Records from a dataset
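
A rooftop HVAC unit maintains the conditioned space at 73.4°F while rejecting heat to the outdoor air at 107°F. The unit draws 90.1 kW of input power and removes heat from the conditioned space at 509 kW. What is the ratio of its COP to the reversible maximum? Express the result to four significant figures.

0.3561

COP_actual = Q̇_C/Ẇ = 509.0/90.10 = 5.649.
In absolute terms T_C = 296.15 K and T_H = 314.82 K, so ΔT = 18.67 K.
COP_Carnot = T_C/ΔT = 296.15/18.67 = 15.87.
η_II = COP_actual/COP_Carnot = 5.649/15.87 = 0.3561.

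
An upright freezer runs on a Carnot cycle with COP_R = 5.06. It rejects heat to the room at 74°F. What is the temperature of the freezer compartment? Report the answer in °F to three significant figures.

-14.1 °F

For a Carnot refrigerator COP_R = T_C/(T_H − T_C), so T_C = COP·T_H/(1 + COP).
With T_H = 296.48 K, T_C = 5.06 × 296.48/6.060 = 247.56 K.
Converting, 247.56 K = -14.06°F.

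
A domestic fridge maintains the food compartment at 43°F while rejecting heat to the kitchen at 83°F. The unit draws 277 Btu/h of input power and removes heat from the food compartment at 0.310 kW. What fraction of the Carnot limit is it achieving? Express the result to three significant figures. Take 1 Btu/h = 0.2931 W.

0.304

Converting, Q̇_C = 0.3100 kW = 1058 Btu/h, so COP_actual = Q̇_C/Ẇ = 1058/277.0 = 3.818.
In absolute terms T_C = 279.26 K and T_H = 301.48 K, so ΔT = 22.22 K.
COP_Carnot = T_C/ΔT = 279.26/22.22 = 12.57.
η_II = COP_actual/COP_Carnot = 3.818/12.57 = 0.3038.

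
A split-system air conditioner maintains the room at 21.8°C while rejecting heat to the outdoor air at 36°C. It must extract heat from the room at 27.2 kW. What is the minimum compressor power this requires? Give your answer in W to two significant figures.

1300 W

In absolute terms T_C = 294.95 K and T_H = 309.15 K, so ΔT = 14.20 K.
COP_Carnot = T_C/ΔT = 294.95/14.20 = 20.77.
Ẇ_min = Q̇/COP_Carnot = 27.20/20.77 = 1.310 kW = 1310 W.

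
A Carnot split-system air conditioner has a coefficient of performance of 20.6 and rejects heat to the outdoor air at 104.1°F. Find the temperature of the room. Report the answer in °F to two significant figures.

For a Carnot refrigerator COP_R = T_C/(T_H − T_C), so T_C = COP·T_H/(1 + COP).
With T_H = 313.21 K, T_C = 20.6 × 313.21/21.60 = 298.71 K.
Converting, 298.71 K = 78.00°F.

78 °F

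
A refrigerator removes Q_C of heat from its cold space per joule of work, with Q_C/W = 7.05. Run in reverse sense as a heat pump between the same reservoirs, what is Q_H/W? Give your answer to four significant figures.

The first law on one cycle gives Q_H = Q_C + W, so Q_H/W = Q_C/W + 1.
COP_HP = COP_R + 1 = 7.05 + 1 = 8.05.

8.050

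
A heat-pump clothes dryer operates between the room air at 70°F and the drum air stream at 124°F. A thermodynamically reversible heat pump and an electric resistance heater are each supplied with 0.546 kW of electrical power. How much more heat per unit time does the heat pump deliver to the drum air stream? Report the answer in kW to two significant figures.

In absolute terms T_C = 294.26 K and T_H = 324.26 K, so ΔT = 30.00 K.
COP_Carnot = T_H/ΔT = 324.26/30.00 = 10.81.
The heat pump delivers Q̇_H = COP × Ẇ = 5.902 kW; the resistance heater delivers Ẇ = 0.5460 kW.
Extra = (COP − 1)·Ẇ = 5.356 kW.

5.4 kW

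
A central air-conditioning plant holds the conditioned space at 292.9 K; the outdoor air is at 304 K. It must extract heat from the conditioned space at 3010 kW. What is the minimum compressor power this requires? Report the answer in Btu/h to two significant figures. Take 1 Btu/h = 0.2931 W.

The reservoir spacing is ΔT = 304 − 292.9 = 11.10 K.
COP_Carnot = T_C/ΔT = 292.90/11.10 = 26.39.
Ẇ_min = Q̇/COP_Carnot = 3010/26.39 = 114.1 kW = 389200 Btu/h.

390000 Btu/h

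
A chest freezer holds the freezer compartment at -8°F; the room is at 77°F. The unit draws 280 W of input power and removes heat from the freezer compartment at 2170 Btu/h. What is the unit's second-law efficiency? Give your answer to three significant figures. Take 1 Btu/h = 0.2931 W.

Converting, Q̇_C = 2170 Btu/h = 636.0 W, so COP_actual = Q̇_C/Ẇ = 636.0/280.0 = 2.272.
In absolute terms T_C = 250.93 K and T_H = 298.15 K, so ΔT = 47.22 K.
COP_Carnot = T_C/ΔT = 250.93/47.22 = 5.314.
η_II = COP_actual/COP_Carnot = 2.272/5.314 = 0.4275.

0.427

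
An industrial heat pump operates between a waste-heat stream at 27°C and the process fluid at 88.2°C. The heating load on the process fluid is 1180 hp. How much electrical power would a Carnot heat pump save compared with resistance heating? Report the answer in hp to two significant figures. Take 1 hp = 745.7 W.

980 hp

In absolute terms T_C = 300.15 K and T_H = 361.35 K, so ΔT = 61.20 K.
COP_Carnot = T_H/ΔT = 361.35/61.20 = 5.904.
Resistance heating needs Ẇ_res = Q̇_H = 1180 hp; the reversible heat pump needs only Ẇ_hp = Q̇_H/COP = 199.9 hp.
Saving = 1180 − 199.9 = 980.1 hp.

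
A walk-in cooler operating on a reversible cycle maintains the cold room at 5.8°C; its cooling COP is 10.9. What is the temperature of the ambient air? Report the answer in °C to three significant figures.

COP_R = T_C/(T_H − T_C) gives T_H − T_C = T_C/COP.
With T_C = 278.95 K, T_H = 278.95 × (1 + 1/10.9) = 304.54 K.
Converting, 304.54 K = 31.39°C.

31.4 °C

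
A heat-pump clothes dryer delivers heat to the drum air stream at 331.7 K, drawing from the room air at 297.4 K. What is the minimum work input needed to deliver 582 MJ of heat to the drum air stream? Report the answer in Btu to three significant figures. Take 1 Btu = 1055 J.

57000 Btu

The reservoir spacing is ΔT = 331.7 − 297.4 = 34.30 K.
The reversible limit is COP_HP = T_H/ΔT = 9.671, so W_min = Q_H/COP = Q_H·ΔT/T_H.
W_min = 582.0 × 34.30/331.70 = 60.18 MJ = 57050 Btu.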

TRY IT:
Write out the records above again, keeping each one identical to the original.

OUTPUT FOR THIS TASK:
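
A rooftop HVAC unit maintains the conditioned space at 73.4°F while rejecting heat to the outdoor air at 107°F. The unit draws 90.1 kW of input power and removes heat from the conditioned space at 509 kW. What is the ratio of its COP to the reversible maximum? Express the result to four significant figures.

0.3561

COP_actual = Q̇_C/Ẇ = 509.0/90.10 = 5.649.
In absolute terms T_C = 296.15 K and T_H = 314.82 K, so ΔT = 18.67 K.
COP_Carnot = T_C/ΔT = 296.15/18.67 = 15.87.
η_II = COP_actual/COP_Carnot = 5.649/15.87 = 0.3561.

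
An upright freezer runs on a Carnot cycle with COP_R = 5.06. It rejects heat to the room at 74°F. What is the temperature of the freezer compartment? Report the answer in °F to three significant figures.

-14.1 °F

For a Carnot refrigerator COP_R = T_C/(T_H − T_C), so T_C = COP·T_H/(1 + COP).
With T_H = 296.48 K, T_C = 5.06 × 296.48/6.060 = 247.56 K.
Converting, 247.56 K = -14.06°F.

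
A domestic fridge maintains the food compartment at 43°F while rejecting heat to the kitchen at 83°F. The unit draws 277 Btu/h of input power and removes heat from the food compartment at 0.310 kW. What fraction of the Carnot limit is it achieving? Express the result to three significant figures. Take 1 Btu/h = 0.2931 W.

0.304

Converting, Q̇_C = 0.3100 kW = 1058 Btu/h, so COP_actual = Q̇_C/Ẇ = 1058/277.0 = 3.818.
In absolute terms T_C = 279.26 K and T_H = 301.48 K, so ΔT = 22.22 K.
COP_Carnot = T_C/ΔT = 279.26/22.22 = 12.57.
η_II = COP_actual/COP_Carnot = 3.818/12.57 = 0.3038.

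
A split-system air conditioner maintains the room at 21.8°C while rejecting heat to the outdoor air at 36°C. It must extract heat from the room at 27.2 kW. What is the minimum compressor power this requires? Give your answer in W to two significant figures.

1300 W

In absolute terms T_C = 294.95 K and T_H = 309.15 K, so ΔT = 14.20 K.
COP_Carnot = T_C/ΔT = 294.95/14.20 = 20.77.
Ẇ_min = Q̇/COP_Carnot = 27.20/20.77 = 1.310 kW = 1310 W.

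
A Carnot split-system air conditioner has a coefficient of performance of 20.6 and rejects heat to the outdoor air at 104.1°F. Find the temperature of the room. Report the answer in °F to two significant figures.

For a Carnot refrigerator COP_R = T_C/(T_H − T_C), so T_C = COP·T_H/(1 + COP).
With T_H = 313.21 K, T_C = 20.6 × 313.21/21.60 = 298.71 K.
Converting, 298.71 K = 78.00°F.

78 °F

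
A refrigerator removes Q_C of heat from its cold space per joule of work, with Q_C/W = 7.05. Run in reverse sense as a heat pump between the same reservoirs, what is Q_H/W? Give your answer to four significant figures.

The first law on one cycle gives Q_H = Q_C + W, so Q_H/W = Q_C/W + 1.
COP_HP = COP_R + 1 = 7.05 + 1 = 8.05.

8.050

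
A heat-pump clothes dryer operates between the room air at 70°F and the drum air stream at 124°F. A thermodynamically reversible heat pump and an electric resistance heater are each supplied with 0.546 kW of electrical power. How much more heat per unit time does the heat pump deliver to the drum air stream? Report the answer in kW to two significant figures.

In absolute terms T_C = 294.26 K and T_H = 324.26 K, so ΔT = 30.00 K.
COP_Carnot = T_H/ΔT = 324.26/30.00 = 10.81.
The heat pump delivers Q̇_H = COP × Ẇ = 5.902 kW; the resistance heater delivers Ẇ = 0.5460 kW.
Extra = (COP − 1)·Ẇ = 5.356 kW.

5.4 kW

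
A central air-conditioning plant holds the conditioned space at 292.9 K; the outdoor air is at 304 K. It must extract heat from the conditioned space at 3010 kW. What is the minimum compressor power this requires? Report the answer in Btu/h to two significant figures. Take 1 Btu/h = 0.2931 W.

The reservoir spacing is ΔT = 304 − 292.9 = 11.10 K.
COP_Carnot = T_C/ΔT = 292.90/11.10 = 26.39.
Ẇ_min = Q̇/COP_Carnot = 3010/26.39 = 114.1 kW = 389200 Btu/h.

390000 Btu/h

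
A chest freezer holds the freezer compartment at -8°F; the room is at 77°F. The unit draws 280 W of input power and removes heat from the freezer compartment at 2170 Btu/h. What is the unit's second-law efficiency? Give your answer to three significant figures. Take 1 Btu/h = 0.2931 W.

Converting, Q̇_C = 2170 Btu/h = 636.0 W, so COP_actual = Q̇_C/Ẇ = 636.0/280.0 = 2.272.
In absolute terms T_C = 250.93 K and T_H = 298.15 K, so ΔT = 47.22 K.
COP_Carnot = T_C/ΔT = 250.93/47.22 = 5.314.
η_II = COP_actual/COP_Carnot = 2.272/5.314 = 0.4275.

0.427

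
An industrial heat pump operates between a waste-heat stream at 27°C and the process fluid at 88.2°C. The heating load on the process fluid is 1180 hp. How much electrical power would a Carnot heat pump save compared with resistance heating? Report the answer in hp to two significant figures. Take 1 hp = 745.7 W.

980 hp

In absolute terms T_C = 300.15 K and T_H = 361.35 K, so ΔT = 61.20 K.
COP_Carnot = T_H/ΔT = 361.35/61.20 = 5.904.
Resistance heating needs Ẇ_res = Q̇_H = 1180 hp; the reversible heat pump needs only Ẇ_hp = Q̇_H/COP = 199.9 hp.
Saving = 1180 − 199.9 = 980.1 hp.

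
A walk-in cooler operating on a reversible cycle maintains the cold room at 5.8°C; its cooling COP is 10.9. What is the temperature of the ambient air? Report the answer in °C to three significant figures.

COP_R = T_C/(T_H − T_C) gives T_H − T_C = T_C/COP.
With T_C = 278.95 K, T_H = 278.95 × (1 + 1/10.9) = 304.54 K.
Converting, 304.54 K = 31.39°C.

31.4 °C

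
A heat-pump clothes dryer delivers heat to the drum air stream at 331.7 K, drawing from the room air at 297.4 K. What is the minimum work input needed to deliver 582 MJ of heat to the drum air stream? Report the answer in Btu to three significant figures. Take 1 Btu = 1055 J.

57000 Btu

The reservoir spacing is ΔT = 331.7 − 297.4 = 34.30 K.
The reversible limit is COP_HP = T_H/ΔT = 9.671, so W_min = Q_H/COP = Q_H·ΔT/T_H.
W_min = 582.0 × 34.30/331.70 = 60.18 MJ = 57050 Btu.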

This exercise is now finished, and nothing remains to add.